Extracted information -

------------------------------------------------

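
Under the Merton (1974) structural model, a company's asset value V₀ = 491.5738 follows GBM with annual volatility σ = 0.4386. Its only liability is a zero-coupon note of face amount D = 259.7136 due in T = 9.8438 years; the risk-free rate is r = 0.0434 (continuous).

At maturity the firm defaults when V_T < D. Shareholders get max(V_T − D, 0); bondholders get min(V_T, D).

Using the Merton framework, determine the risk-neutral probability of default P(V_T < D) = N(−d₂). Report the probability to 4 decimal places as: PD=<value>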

------------------------------------------------

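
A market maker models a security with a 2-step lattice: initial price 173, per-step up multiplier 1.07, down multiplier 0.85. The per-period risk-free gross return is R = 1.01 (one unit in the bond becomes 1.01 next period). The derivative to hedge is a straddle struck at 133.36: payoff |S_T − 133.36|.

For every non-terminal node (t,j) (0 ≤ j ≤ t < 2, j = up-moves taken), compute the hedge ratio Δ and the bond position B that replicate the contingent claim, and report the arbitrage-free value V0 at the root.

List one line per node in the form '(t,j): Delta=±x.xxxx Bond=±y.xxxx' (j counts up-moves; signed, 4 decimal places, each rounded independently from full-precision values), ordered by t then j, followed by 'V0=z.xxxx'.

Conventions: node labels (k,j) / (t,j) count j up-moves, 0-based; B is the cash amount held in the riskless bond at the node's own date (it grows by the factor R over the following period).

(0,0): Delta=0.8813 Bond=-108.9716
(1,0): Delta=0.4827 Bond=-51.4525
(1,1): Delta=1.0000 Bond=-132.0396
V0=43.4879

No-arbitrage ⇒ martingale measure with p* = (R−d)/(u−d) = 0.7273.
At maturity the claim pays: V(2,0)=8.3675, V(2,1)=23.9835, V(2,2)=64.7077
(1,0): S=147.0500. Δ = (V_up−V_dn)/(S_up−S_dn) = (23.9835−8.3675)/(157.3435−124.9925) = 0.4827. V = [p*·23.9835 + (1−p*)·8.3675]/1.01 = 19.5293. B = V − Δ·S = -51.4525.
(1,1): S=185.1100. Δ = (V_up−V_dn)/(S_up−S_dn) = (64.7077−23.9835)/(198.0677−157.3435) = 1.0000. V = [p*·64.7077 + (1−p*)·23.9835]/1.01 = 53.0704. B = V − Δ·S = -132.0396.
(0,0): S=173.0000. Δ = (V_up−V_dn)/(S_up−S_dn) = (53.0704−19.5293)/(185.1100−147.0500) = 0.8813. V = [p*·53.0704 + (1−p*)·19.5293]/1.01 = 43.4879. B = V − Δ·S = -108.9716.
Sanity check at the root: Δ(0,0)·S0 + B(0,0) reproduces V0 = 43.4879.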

------------------------------------------------

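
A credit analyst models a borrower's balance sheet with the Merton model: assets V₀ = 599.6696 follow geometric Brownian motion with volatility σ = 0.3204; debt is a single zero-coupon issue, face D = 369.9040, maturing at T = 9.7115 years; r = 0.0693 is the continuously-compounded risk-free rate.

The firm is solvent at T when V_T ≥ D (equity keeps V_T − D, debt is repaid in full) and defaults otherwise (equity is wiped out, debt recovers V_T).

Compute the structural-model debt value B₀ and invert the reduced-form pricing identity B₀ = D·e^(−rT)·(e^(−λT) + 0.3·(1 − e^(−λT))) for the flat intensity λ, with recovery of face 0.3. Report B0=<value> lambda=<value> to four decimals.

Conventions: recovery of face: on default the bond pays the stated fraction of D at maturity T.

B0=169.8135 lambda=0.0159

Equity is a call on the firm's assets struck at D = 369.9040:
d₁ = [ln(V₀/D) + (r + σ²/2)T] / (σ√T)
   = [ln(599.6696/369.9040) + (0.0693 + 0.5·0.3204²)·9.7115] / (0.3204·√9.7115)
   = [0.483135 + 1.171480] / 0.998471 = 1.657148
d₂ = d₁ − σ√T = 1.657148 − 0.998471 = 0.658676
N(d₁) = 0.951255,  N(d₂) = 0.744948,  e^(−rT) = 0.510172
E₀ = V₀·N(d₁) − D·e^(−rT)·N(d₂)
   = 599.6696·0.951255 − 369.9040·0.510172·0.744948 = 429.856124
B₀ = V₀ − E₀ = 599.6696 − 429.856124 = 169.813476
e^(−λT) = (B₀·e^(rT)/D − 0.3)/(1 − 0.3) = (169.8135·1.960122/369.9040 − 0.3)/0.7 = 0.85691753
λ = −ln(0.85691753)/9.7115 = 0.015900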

------------------------------------------------

Reproduce only the lines above spanning from the line containing "At maturity the firm" through the line containing "Using the Merton", word for word.

Solution to the problem -
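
At maturity the firm defaults when V_T < D. Shareholders get max(V_T − D, 0); bondholders get min(V_T, D).

Using the Merton framework, determine the risk-neutral probability of default P(V_T < D) = N(−d₂). Report the probability to 4 decimal places as: PD=<value>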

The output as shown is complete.